-------- Provided data --------

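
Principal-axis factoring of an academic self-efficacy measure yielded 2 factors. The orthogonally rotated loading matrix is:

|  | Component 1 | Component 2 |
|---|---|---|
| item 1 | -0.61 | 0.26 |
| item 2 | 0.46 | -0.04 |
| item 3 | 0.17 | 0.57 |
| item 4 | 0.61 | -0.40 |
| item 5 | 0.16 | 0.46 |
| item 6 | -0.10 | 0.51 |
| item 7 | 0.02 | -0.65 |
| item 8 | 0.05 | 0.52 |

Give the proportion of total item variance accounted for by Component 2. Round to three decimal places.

SS loadings for Component 2 = 0.26² + (-0.04)² + 0.57² + (-0.40)² + 0.46² + 0.51² + (-0.65)² + 0.52² = 1.7187
Proportion of variance = 1.7187 / 8 = 0.2148.

0.215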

--------

Reproduce all of the entries word for word.

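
Principal-axis factoring of an academic self-efficacy measure yielded 2 factors. The orthogonally rotated loading matrix is:

|  | Component 1 | Component 2 |
|---|---|---|
| item 1 | -0.61 | 0.26 |
| item 2 | 0.46 | -0.04 |
| item 3 | 0.17 | 0.57 |
| item 4 | 0.61 | -0.40 |
| item 5 | 0.16 | 0.46 |
| item 6 | -0.10 | 0.51 |
| item 7 | 0.02 | -0.65 |
| item 8 | 0.05 | 0.52 |

Give the proportion of total item variance accounted for by Component 2. Round to three decimal places.

SS loadings for Component 2 = 0.26² + (-0.04)² + 0.57² + (-0.40)² + 0.46² + 0.51² + (-0.65)² + 0.52² = 1.7187
Proportion of variance = 1.7187 / 8 = 0.2148.

0.215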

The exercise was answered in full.